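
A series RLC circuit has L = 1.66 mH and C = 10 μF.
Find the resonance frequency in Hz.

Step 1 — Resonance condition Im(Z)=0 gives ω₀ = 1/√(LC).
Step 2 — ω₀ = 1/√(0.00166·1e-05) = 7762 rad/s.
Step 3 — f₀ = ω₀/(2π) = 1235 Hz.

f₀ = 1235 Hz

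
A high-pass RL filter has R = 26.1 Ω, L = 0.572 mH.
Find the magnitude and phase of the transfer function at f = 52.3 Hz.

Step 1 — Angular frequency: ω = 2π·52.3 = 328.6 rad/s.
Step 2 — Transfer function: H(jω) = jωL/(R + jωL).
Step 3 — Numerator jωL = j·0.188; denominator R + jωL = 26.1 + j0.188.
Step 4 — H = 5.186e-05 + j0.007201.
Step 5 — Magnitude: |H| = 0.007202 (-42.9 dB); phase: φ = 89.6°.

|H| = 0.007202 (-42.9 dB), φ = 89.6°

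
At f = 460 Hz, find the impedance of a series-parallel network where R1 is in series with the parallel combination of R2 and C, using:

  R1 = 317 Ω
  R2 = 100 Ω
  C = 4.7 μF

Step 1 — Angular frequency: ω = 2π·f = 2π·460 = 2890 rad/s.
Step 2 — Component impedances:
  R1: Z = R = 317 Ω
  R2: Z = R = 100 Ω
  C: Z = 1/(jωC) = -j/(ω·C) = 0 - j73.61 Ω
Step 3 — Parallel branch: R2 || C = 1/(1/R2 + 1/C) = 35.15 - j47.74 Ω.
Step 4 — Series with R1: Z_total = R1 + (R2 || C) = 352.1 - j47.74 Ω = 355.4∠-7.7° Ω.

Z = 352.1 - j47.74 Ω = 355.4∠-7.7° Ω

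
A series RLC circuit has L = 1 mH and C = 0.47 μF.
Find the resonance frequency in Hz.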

#####

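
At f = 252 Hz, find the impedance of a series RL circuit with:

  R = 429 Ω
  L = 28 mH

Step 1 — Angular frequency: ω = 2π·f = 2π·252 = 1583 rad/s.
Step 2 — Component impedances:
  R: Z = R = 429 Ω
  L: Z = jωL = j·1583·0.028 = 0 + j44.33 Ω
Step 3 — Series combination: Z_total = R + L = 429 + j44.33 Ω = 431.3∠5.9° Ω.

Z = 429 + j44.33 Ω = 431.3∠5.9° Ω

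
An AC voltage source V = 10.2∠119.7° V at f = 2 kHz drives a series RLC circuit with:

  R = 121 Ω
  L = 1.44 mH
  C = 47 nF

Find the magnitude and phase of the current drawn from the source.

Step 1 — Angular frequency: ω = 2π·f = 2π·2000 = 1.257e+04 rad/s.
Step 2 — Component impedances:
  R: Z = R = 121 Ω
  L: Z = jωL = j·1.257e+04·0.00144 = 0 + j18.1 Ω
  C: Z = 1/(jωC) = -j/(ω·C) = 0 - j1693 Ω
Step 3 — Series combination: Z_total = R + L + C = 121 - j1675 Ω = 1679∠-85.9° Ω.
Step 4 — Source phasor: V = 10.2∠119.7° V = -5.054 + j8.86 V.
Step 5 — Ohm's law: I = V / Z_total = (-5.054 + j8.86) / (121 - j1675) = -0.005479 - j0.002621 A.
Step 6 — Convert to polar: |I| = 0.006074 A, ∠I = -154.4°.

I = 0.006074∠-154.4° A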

#####

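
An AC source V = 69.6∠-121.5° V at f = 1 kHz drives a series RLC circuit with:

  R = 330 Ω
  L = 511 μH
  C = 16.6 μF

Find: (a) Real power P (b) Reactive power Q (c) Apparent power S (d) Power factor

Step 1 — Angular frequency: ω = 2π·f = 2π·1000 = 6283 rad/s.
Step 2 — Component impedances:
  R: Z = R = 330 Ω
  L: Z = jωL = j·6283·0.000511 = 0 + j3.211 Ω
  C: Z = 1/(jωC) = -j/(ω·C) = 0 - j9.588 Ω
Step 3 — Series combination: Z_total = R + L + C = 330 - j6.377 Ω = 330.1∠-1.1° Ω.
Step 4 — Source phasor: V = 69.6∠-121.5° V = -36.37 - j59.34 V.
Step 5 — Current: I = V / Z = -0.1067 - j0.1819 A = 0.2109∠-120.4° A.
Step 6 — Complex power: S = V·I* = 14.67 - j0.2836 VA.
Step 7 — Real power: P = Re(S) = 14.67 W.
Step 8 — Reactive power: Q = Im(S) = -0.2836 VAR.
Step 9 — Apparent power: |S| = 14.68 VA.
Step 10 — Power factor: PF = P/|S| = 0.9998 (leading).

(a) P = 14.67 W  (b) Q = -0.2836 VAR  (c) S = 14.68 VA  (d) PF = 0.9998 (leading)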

#####

> _What is expected_
Check each line of the listing above for the string "circuit" and return those that contain it.

> _Problem solution_
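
A series RLC circuit has L = 1.66 mH and C = 10 μF.
A series RLC circuit has L = 1 mH and C = 0.47 μF.
At f = 252 Hz, find the impedance of a series RL circuit with:
An AC voltage source V = 10.2∠119.7° V at f = 2 kHz drives a series RLC circuit with:
An AC source V = 69.6∠-121.5° V at f = 1 kHz drives a series RLC circuit with: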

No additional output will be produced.